● What the exercise asks:
Transcribe each record exactly. Include every one.

● Information shown:
* * *

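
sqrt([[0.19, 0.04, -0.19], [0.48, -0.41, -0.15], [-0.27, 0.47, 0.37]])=[[(0.48+0.11j), 0.01-0.15j, (-0.17-0j)], [(0.36-0.42j), (0.01+0.55j), -0.14+0.00j], [(-0.2+0.28j), 0.36-0.37j, 0.62-0.00j]]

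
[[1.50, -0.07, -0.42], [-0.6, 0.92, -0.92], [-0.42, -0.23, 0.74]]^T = [[1.5, -0.6, -0.42],  [-0.07, 0.92, -0.23],  [-0.42, -0.92, 0.74]]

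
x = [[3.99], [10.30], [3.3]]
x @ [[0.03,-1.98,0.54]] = [[0.12, -7.9, 2.15], [0.31, -20.39, 5.56], [0.1, -6.53, 1.78]]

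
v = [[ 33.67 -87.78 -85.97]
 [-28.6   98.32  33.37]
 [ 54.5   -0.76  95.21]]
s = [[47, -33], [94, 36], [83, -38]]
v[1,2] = 33.37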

* * *

● Response to the exercise:
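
sqrt([[0.19, 0.04, -0.19], [0.48, -0.41, -0.15], [-0.27, 0.47, 0.37]])=[[(0.48+0.11j), 0.01-0.15j, (-0.17-0j)], [(0.36-0.42j), (0.01+0.55j), -0.14+0.00j], [(-0.2+0.28j), 0.36-0.37j, 0.62-0.00j]]

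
[[1.50, -0.07, -0.42], [-0.6, 0.92, -0.92], [-0.42, -0.23, 0.74]]^T = [[1.5, -0.6, -0.42],  [-0.07, 0.92, -0.23],  [-0.42, -0.92, 0.74]]

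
x = [[3.99], [10.30], [3.3]]
x @ [[0.03,-1.98,0.54]] = [[0.12, -7.9, 2.15], [0.31, -20.39, 5.56], [0.1, -6.53, 1.78]]

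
v = [[ 33.67 -87.78 -85.97]
 [-28.6   98.32  33.37]
 [ 54.5   -0.76  95.21]]
s = [[47, -33], [94, 36], [83, -38]]
v[1,2] = 33.37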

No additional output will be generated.